Records supplied
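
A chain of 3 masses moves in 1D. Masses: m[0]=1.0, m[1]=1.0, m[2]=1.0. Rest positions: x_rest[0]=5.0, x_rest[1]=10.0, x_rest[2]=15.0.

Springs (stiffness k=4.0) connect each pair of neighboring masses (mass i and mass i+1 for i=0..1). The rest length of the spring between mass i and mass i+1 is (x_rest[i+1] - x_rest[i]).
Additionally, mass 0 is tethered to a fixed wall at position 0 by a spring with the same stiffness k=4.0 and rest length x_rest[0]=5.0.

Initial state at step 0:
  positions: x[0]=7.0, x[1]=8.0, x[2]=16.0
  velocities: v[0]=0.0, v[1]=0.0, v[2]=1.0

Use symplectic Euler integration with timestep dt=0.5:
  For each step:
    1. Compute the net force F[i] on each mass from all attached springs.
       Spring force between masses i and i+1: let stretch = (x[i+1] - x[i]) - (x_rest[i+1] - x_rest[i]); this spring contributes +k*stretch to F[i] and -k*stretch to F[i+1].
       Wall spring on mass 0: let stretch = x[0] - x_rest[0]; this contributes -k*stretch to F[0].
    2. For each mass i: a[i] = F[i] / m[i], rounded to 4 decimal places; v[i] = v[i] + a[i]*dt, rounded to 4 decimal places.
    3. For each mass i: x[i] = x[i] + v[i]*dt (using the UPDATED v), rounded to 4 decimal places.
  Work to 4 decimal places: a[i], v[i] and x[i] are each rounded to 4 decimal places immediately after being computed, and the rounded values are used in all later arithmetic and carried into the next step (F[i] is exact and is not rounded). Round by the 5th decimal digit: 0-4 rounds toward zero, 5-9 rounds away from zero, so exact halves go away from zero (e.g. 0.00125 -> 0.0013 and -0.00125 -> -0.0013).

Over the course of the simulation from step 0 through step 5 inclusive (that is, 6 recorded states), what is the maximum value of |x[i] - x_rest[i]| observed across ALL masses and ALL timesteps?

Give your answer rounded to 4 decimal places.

Answer: 5.0000

Derivation:
Step 0: x=[7.0000 8.0000 16.0000] v=[0.0000 0.0000 1.0000]
Step 1: x=[1.0000 15.0000 13.5000] v=[-12.0000 14.0000 -5.0000]
Step 2: x=[8.0000 6.5000 17.5000] v=[14.0000 -17.0000 8.0000]
Step 3: x=[5.5000 10.5000 15.5000] v=[-5.0000 8.0000 -4.0000]
Step 4: x=[2.5000 14.5000 13.5000] v=[-6.0000 8.0000 -4.0000]
Step 5: x=[9.0000 5.5000 17.5000] v=[13.0000 -18.0000 8.0000]
Max displacement = 5.0000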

Work order
All of the lines above must be returned exactly.

Answer section
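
A chain of 3 masses moves in 1D. Masses: m[0]=1.0, m[1]=1.0, m[2]=1.0. Rest positions: x_rest[0]=5.0, x_rest[1]=10.0, x_rest[2]=15.0.

Springs (stiffness k=4.0) connect each pair of neighboring masses (mass i and mass i+1 for i=0..1). The rest length of the spring between mass i and mass i+1 is (x_rest[i+1] - x_rest[i]).
Additionally, mass 0 is tethered to a fixed wall at position 0 by a spring with the same stiffness k=4.0 and rest length x_rest[0]=5.0.

Initial state at step 0:
  positions: x[0]=7.0, x[1]=8.0, x[2]=16.0
  velocities: v[0]=0.0, v[1]=0.0, v[2]=1.0

Use symplectic Euler integration with timestep dt=0.5:
  For each step:
    1. Compute the net force F[i] on each mass from all attached springs.
       Spring force between masses i and i+1: let stretch = (x[i+1] - x[i]) - (x_rest[i+1] - x_rest[i]); this spring contributes +k*stretch to F[i] and -k*stretch to F[i+1].
       Wall spring on mass 0: let stretch = x[0] - x_rest[0]; this contributes -k*stretch to F[0].
    2. For each mass i: a[i] = F[i] / m[i], rounded to 4 decimal places; v[i] = v[i] + a[i]*dt, rounded to 4 decimal places.
    3. For each mass i: x[i] = x[i] + v[i]*dt (using the UPDATED v), rounded to 4 decimal places.
  Work to 4 decimal places: a[i], v[i] and x[i] are each rounded to 4 decimal places immediately after being computed, and the rounded values are used in all later arithmetic and carried into the next step (F[i] is exact and is not rounded). Round by the 5th decimal digit: 0-4 rounds toward zero, 5-9 rounds away from zero, so exact halves go away from zero (e.g. 0.00125 -> 0.0013 and -0.00125 -> -0.0013).

Over the course of the simulation from step 0 through step 5 inclusive (that is, 6 recorded states), what is the maximum value of |x[i] - x_rest[i]| observed across ALL masses and ALL timesteps?

Give your answer rounded to 4 decimal places.

Answer: 5.0000

Derivation:
Step 0: x=[7.0000 8.0000 16.0000] v=[0.0000 0.0000 1.0000]
Step 1: x=[1.0000 15.0000 13.5000] v=[-12.0000 14.0000 -5.0000]
Step 2: x=[8.0000 6.5000 17.5000] v=[14.0000 -17.0000 8.0000]
Step 3: x=[5.5000 10.5000 15.5000] v=[-5.0000 8.0000 -4.0000]
Step 4: x=[2.5000 14.5000 13.5000] v=[-6.0000 8.0000 -4.0000]
Step 5: x=[9.0000 5.5000 17.5000] v=[13.0000 -18.0000 8.0000]
Max displacement = 5.0000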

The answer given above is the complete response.